Work to complete:
Your answer must be the full set of records, repeated exactly.

[Dataset records]
※

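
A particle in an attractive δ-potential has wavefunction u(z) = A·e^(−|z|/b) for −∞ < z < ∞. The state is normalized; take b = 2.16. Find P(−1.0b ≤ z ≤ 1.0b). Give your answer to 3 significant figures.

P = ∫_{−1.0b}^{1.0b} |u(z)|² dz.
The normalization integral ∫|u|²dz over the whole domain equals b·A², and A² cancels in the ratio.
By symmetry take twice the z ≥ 0 contribution in numerator and denominator; the 2's cancel. Let t = z/b; then A² and the length scale cancel, so P = ∫_{0}^{1.0} e^(-2·t) dt ÷ ∫_{0}^{∞} e^(-2·t) dt.
Using ∫ e^(-2·t) dt = -e^(-2·t)/2, the numerator is 1/2 - e^(-2)/2 and the denominator is 1/2.
This works out to P = 0.8647.

P ≈ 0.865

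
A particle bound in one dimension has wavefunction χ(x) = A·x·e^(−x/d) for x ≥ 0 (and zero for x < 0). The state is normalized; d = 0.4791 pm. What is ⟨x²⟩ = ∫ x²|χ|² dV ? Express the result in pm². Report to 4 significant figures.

⟨x^2⟩ ≈ 0.6886 pm^2

⟨x²⟩ = ∫ x^2 |χ|² dx over the full domain.
Using ∫₀^∞ xⁿ e^(−αx) dx = n!/αⁿ⁺¹, the ratio of the moment integral to the normalization integral gives ⟨x²⟩ = 3·d^2.
With d = 0.4791, ⟨x^2⟩ = 0.68861.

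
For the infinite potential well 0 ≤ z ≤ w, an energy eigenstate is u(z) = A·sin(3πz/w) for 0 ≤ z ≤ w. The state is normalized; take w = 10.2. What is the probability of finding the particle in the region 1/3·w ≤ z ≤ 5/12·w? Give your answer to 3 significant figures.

P ≈ 0.0303

The probability is P = ∫ |u|² dz over [1/3·w, 5/12·w].
Since A² = 1/(w/2), this is the region integral divided by the full normalization integral.
Substituting t = z/w, A² and the length scale cancel in the ratio: P = ∫_{1/3}^{5/12} sin(3·π·t)^2 dt / ∫_{0}^{1} sin(3·π·t)^2 dt.
With ∫ sin(3·π·t)^2 dt = t/2 - sin(6·π·t)/(12·π) + C, the region integral is 1/24 - 1/(12·π) and the full one is 1/2.
Evaluating gives P = (-2 + π)/(12·π).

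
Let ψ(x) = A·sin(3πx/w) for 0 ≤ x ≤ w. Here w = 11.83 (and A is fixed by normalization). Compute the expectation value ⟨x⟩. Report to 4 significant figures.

By definition ⟨x⟩ = ∫ x |ψ(x)|² dx.
Using sin²θ = (1 − cos 2θ)/2, since the A² factors cancel between numerator and denominator, ⟨x⟩ = w/2.
Putting w = 11.83 gives 5.9150.

⟨x⟩ ≈ 5.915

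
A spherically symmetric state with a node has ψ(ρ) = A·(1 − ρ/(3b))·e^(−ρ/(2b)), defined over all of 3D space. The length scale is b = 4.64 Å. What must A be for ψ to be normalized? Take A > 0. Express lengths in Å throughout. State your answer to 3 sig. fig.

Require ∫ |ψ|² 4πρ² dρ = 1 over the whole domain.
With ∫₀^∞ ρ^4 e^(−αρ) dρ = 4!/α^5, the integral (without the A² prefactor) comes out to 8·π·b^3/3.
Substituting b = 4.64 gives A² = 0.001195, so A = 0.03457.

A ≈ 0.0346 Å^(-3/2)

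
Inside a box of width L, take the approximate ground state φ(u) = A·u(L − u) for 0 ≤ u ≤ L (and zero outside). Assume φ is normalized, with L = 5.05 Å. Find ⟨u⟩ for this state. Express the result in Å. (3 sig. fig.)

The expectation value is the |φ|²-weighted average of u: ∫ u|φ|² du.
Expanding the polynomial and integrating term by term, evaluating both integrals, ⟨u⟩ = L/2.
With L = 5.05, ⟨u⟩ = 2.525.

⟨u⟩ ≈ 2.53 Å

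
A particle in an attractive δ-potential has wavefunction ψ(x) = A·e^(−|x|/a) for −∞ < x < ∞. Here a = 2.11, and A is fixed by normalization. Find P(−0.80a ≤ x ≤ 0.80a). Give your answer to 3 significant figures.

|ψ|² is the probability density, so P = ∫_{−0.80a}^{0.80a} |ψ|² dx.
With A² fixed by ∫|ψ|² = 1, i.e. A² = (a)^(−1), substitute and integrate.
By symmetry take twice the x ≥ 0 contribution in numerator and denominator; the 2's cancel. In terms of u = x/a (A² and the length scale cancel between numerator and denominator), P = [∫_{0}^{0.80} e^(-2·u) du] / [∫_{0}^{∞} e^(-2·u) du].
With ∫ e^(-2·u) du = -e^(-2·u)/2 + C, the region integral is 1/2 - e^(-8/5)/2 and the full one is 1/2.
The result is P = 0.7981.

P ≈ 0.798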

※

Expected output:
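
A particle in an attractive δ-potential has wavefunction u(z) = A·e^(−|z|/b) for −∞ < z < ∞. The state is normalized; take b = 2.16. Find P(−1.0b ≤ z ≤ 1.0b). Give your answer to 3 significant figures.

P = ∫_{−1.0b}^{1.0b} |u(z)|² dz.
The normalization integral ∫|u|²dz over the whole domain equals b·A², and A² cancels in the ratio.
By symmetry take twice the z ≥ 0 contribution in numerator and denominator; the 2's cancel. Let t = z/b; then A² and the length scale cancel, so P = ∫_{0}^{1.0} e^(-2·t) dt ÷ ∫_{0}^{∞} e^(-2·t) dt.
Using ∫ e^(-2·t) dt = -e^(-2·t)/2, the numerator is 1/2 - e^(-2)/2 and the denominator is 1/2.
This works out to P = 0.8647.

P ≈ 0.865

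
A particle bound in one dimension has wavefunction χ(x) = A·x·e^(−x/d) for x ≥ 0 (and zero for x < 0). The state is normalized; d = 0.4791 pm. What is ⟨x²⟩ = ∫ x²|χ|² dV ? Express the result in pm². Report to 4 significant figures.

⟨x^2⟩ ≈ 0.6886 pm^2

⟨x²⟩ = ∫ x^2 |χ|² dx over the full domain.
Using ∫₀^∞ xⁿ e^(−αx) dx = n!/αⁿ⁺¹, the ratio of the moment integral to the normalization integral gives ⟨x²⟩ = 3·d^2.
With d = 0.4791, ⟨x^2⟩ = 0.68861.

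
For the infinite potential well 0 ≤ z ≤ w, an energy eigenstate is u(z) = A·sin(3πz/w) for 0 ≤ z ≤ w. The state is normalized; take w = 10.2. What is the probability of finding the particle in the region 1/3·w ≤ z ≤ 5/12·w? Give your answer to 3 significant figures.

P ≈ 0.0303

The probability is P = ∫ |u|² dz over [1/3·w, 5/12·w].
Since A² = 1/(w/2), this is the region integral divided by the full normalization integral.
Substituting t = z/w, A² and the length scale cancel in the ratio: P = ∫_{1/3}^{5/12} sin(3·π·t)^2 dt / ∫_{0}^{1} sin(3·π·t)^2 dt.
With ∫ sin(3·π·t)^2 dt = t/2 - sin(6·π·t)/(12·π) + C, the region integral is 1/24 - 1/(12·π) and the full one is 1/2.
Evaluating gives P = (-2 + π)/(12·π).

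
Let ψ(x) = A·sin(3πx/w) for 0 ≤ x ≤ w. Here w = 11.83 (and A is fixed by normalization). Compute the expectation value ⟨x⟩. Report to 4 significant figures.

By definition ⟨x⟩ = ∫ x |ψ(x)|² dx.
Using sin²θ = (1 − cos 2θ)/2, since the A² factors cancel between numerator and denominator, ⟨x⟩ = w/2.
Putting w = 11.83 gives 5.9150.

⟨x⟩ ≈ 5.915

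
A spherically symmetric state with a node has ψ(ρ) = A·(1 − ρ/(3b))·e^(−ρ/(2b)), defined over all of 3D space. The length scale is b = 4.64 Å. What must A be for ψ to be normalized? Take A > 0. Express lengths in Å throughout. State your answer to 3 sig. fig.

Require ∫ |ψ|² 4πρ² dρ = 1 over the whole domain.
With ∫₀^∞ ρ^4 e^(−αρ) dρ = 4!/α^5, the integral (without the A² prefactor) comes out to 8·π·b^3/3.
Substituting b = 4.64 gives A² = 0.001195, so A = 0.03457.

A ≈ 0.0346 Å^(-3/2)

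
Inside a box of width L, take the approximate ground state φ(u) = A·u(L − u) for 0 ≤ u ≤ L (and zero outside). Assume φ is normalized, with L = 5.05 Å. Find ⟨u⟩ for this state. Express the result in Å. (3 sig. fig.)

The expectation value is the |φ|²-weighted average of u: ∫ u|φ|² du.
Expanding the polynomial and integrating term by term, evaluating both integrals, ⟨u⟩ = L/2.
With L = 5.05, ⟨u⟩ = 2.525.

⟨u⟩ ≈ 2.53 Å

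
A particle in an attractive δ-potential has wavefunction ψ(x) = A·e^(−|x|/a) for −∞ < x < ∞. Here a = 2.11, and A is fixed by normalization. Find P(−0.80a ≤ x ≤ 0.80a). Give your answer to 3 significant figures.

|ψ|² is the probability density, so P = ∫_{−0.80a}^{0.80a} |ψ|² dx.
With A² fixed by ∫|ψ|² = 1, i.e. A² = (a)^(−1), substitute and integrate.
By symmetry take twice the x ≥ 0 contribution in numerator and denominator; the 2's cancel. In terms of u = x/a (A² and the length scale cancel between numerator and denominator), P = [∫_{0}^{0.80} e^(-2·u) du] / [∫_{0}^{∞} e^(-2·u) du].
With ∫ e^(-2·u) du = -e^(-2·u)/2 + C, the region integral is 1/2 - e^(-8/5)/2 and the full one is 1/2.
The result is P = 0.7981.

P ≈ 0.798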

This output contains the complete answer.